▶ **WORK REQUIRED**
Among the lines below, copy exactly those from the one with "EUR/BRL = 5.7669" through the one with "- 1 CHF buys 19.386 MXN", counting both ends.

▶ **MATERIAL PROVIDED**
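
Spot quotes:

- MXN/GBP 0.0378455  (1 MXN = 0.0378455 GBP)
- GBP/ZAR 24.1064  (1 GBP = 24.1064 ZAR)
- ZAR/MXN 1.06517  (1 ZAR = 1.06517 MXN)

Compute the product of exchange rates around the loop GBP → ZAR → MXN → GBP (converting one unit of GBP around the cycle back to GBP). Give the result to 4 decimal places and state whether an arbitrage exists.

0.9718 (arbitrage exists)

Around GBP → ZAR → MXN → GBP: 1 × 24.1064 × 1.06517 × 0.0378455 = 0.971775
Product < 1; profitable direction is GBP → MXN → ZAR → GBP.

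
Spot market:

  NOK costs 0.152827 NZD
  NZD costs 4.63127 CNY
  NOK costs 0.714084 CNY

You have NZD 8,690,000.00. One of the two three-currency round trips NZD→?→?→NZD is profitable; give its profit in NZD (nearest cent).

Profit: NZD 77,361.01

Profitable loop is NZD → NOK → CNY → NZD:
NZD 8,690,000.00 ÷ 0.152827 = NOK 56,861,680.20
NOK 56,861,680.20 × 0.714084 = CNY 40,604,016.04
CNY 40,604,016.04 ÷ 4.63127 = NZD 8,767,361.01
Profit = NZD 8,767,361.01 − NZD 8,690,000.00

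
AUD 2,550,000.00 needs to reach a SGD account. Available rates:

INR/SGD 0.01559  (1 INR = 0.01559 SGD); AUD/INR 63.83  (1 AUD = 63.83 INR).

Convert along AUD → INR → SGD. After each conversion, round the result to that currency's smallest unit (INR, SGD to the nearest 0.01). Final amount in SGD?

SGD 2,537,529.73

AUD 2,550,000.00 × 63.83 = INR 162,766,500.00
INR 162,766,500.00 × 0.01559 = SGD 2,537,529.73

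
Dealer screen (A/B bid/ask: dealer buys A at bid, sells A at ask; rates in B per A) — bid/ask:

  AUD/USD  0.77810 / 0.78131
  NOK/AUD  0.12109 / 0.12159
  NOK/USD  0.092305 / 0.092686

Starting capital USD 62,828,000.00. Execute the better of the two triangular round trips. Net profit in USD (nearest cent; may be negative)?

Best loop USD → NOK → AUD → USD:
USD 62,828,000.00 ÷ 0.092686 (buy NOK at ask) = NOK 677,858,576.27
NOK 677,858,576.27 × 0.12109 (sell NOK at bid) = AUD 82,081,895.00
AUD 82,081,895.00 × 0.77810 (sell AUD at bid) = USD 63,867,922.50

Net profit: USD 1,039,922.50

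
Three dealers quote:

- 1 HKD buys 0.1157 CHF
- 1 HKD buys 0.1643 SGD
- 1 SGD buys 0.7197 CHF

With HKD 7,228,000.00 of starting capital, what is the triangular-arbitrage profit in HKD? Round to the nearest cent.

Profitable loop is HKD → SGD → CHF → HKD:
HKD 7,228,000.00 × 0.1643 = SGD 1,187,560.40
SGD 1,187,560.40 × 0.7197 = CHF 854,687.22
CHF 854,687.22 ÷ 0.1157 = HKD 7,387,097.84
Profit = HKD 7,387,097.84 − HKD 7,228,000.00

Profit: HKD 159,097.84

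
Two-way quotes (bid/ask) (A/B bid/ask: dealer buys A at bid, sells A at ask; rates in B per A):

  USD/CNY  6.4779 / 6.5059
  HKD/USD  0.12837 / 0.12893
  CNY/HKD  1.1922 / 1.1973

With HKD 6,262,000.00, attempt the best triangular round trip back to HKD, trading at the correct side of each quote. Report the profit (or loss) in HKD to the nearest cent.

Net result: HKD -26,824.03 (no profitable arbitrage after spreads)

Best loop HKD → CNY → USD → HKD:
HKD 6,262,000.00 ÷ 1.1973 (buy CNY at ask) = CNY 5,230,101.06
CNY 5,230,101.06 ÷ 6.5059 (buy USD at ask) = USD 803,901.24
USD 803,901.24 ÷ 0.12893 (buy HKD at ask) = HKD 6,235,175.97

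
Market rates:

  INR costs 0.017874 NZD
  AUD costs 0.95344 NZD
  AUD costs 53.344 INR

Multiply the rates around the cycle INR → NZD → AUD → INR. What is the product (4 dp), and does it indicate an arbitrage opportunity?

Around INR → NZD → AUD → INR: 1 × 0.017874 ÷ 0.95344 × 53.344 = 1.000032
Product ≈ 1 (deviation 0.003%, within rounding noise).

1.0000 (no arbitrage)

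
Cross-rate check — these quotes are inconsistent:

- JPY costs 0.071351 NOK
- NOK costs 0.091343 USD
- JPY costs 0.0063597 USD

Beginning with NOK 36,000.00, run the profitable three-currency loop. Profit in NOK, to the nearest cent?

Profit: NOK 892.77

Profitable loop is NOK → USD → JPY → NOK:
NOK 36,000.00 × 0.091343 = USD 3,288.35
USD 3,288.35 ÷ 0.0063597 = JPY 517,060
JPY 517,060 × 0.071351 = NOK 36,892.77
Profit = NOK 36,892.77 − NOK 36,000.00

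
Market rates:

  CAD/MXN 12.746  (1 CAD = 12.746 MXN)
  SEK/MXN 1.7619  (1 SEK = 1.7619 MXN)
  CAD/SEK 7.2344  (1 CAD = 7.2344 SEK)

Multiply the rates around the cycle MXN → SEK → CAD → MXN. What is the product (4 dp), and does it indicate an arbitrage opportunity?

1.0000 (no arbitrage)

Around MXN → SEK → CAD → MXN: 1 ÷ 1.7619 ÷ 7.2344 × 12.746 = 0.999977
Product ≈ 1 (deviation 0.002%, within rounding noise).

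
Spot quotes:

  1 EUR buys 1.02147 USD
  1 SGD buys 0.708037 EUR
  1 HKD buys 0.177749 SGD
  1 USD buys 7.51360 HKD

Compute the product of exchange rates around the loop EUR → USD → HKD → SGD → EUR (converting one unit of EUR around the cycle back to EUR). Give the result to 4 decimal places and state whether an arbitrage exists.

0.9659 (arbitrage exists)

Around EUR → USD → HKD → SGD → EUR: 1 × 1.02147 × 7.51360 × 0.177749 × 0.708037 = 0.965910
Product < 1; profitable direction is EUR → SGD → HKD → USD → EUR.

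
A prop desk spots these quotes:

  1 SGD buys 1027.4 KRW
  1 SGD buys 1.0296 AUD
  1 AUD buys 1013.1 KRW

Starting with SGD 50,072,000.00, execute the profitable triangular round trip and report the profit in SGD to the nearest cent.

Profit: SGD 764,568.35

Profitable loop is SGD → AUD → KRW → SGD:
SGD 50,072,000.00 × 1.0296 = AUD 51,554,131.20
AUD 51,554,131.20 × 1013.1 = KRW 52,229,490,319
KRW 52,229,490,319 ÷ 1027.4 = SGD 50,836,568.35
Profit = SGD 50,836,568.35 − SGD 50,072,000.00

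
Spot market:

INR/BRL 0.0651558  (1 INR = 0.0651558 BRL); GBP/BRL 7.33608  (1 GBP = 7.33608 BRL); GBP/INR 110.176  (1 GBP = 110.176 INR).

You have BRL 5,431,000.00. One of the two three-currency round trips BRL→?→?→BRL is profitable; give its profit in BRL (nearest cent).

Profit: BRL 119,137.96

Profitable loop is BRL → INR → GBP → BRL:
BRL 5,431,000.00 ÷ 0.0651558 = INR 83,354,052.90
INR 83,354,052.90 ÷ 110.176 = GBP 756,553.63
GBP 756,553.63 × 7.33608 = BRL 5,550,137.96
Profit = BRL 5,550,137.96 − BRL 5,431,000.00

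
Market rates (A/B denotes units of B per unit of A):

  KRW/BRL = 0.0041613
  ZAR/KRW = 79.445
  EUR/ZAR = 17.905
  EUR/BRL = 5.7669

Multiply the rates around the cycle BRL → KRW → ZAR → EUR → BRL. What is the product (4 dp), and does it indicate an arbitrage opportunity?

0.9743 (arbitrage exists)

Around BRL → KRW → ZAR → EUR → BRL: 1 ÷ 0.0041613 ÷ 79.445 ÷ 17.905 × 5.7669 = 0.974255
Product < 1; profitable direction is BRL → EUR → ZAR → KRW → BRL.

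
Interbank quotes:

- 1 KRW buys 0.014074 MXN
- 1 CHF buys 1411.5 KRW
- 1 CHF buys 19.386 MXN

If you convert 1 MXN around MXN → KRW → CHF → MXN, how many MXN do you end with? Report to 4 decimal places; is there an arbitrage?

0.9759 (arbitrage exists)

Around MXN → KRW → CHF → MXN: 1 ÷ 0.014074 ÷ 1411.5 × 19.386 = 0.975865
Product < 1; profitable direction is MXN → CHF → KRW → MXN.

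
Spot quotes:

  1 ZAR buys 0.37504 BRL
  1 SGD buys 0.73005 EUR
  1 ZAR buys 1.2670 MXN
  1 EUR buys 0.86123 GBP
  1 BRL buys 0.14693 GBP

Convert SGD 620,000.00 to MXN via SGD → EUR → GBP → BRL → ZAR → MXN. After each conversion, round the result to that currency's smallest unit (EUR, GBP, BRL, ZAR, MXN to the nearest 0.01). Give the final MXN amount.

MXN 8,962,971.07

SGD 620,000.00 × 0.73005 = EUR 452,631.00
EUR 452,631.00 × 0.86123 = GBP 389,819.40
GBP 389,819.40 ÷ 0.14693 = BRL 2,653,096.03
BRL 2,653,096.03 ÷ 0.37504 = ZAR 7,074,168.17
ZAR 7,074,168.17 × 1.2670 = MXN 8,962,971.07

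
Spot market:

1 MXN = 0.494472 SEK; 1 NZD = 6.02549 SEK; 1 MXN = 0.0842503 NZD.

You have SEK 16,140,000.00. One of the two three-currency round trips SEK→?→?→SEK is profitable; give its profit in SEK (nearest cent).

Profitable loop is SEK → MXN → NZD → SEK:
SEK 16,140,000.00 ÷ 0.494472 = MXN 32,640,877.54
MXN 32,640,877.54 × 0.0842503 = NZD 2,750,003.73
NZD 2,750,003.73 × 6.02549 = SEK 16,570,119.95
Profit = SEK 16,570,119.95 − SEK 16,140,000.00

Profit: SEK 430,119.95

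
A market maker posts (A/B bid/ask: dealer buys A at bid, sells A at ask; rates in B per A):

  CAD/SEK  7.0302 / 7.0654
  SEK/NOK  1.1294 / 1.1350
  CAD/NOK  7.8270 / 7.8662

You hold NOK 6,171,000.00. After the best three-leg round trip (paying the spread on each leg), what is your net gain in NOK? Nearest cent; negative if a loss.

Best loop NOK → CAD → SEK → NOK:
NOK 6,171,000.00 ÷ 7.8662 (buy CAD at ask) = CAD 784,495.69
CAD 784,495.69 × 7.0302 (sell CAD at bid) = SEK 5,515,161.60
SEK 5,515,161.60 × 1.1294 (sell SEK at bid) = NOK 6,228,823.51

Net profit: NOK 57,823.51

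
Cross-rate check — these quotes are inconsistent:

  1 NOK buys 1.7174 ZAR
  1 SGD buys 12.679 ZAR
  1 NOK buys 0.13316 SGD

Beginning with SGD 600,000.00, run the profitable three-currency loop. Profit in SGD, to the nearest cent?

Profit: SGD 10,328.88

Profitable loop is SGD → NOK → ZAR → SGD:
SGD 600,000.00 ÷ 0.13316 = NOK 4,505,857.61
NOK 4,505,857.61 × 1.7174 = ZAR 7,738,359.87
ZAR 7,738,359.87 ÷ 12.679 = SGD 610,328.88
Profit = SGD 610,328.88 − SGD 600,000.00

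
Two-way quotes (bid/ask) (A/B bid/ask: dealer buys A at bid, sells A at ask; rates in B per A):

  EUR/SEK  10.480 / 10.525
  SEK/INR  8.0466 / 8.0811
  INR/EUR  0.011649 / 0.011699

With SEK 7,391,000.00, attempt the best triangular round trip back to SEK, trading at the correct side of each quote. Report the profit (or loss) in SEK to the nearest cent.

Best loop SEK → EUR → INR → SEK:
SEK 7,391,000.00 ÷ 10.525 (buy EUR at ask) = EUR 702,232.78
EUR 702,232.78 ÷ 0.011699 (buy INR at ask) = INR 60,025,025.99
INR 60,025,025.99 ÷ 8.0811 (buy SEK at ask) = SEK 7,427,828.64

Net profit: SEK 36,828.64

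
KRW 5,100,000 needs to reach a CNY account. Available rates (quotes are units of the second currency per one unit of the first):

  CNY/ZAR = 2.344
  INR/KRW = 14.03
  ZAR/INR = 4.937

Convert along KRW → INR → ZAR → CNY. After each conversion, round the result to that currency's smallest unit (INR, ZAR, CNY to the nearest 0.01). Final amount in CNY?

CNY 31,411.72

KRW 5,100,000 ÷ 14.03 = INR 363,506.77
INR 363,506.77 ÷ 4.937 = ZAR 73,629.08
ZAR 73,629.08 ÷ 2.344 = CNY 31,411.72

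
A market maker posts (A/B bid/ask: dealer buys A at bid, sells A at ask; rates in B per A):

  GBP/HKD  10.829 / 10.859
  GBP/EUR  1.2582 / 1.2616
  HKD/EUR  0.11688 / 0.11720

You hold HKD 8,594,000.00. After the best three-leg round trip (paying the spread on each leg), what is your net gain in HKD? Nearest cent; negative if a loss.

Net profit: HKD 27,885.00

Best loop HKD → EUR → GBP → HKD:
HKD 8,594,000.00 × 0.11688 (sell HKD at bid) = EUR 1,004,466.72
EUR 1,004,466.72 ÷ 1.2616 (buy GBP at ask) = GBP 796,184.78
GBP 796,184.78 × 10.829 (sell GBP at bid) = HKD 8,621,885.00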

▶ **ANSWER BELOW**
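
  EUR/BRL = 5.7669

Multiply the rates around the cycle BRL → KRW → ZAR → EUR → BRL. What is the product (4 dp), and does it indicate an arbitrage opportunity?

0.9743 (arbitrage exists)

Around BRL → KRW → ZAR → EUR → BRL: 1 ÷ 0.0041613 ÷ 79.445 ÷ 17.905 × 5.7669 = 0.974255
Product < 1; profitable direction is BRL → EUR → ZAR → KRW → BRL.

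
Interbank quotes:

- 1 KRW buys 0.014074 MXN
- 1 CHF buys 1411.5 KRW
- 1 CHF buys 19.386 MXN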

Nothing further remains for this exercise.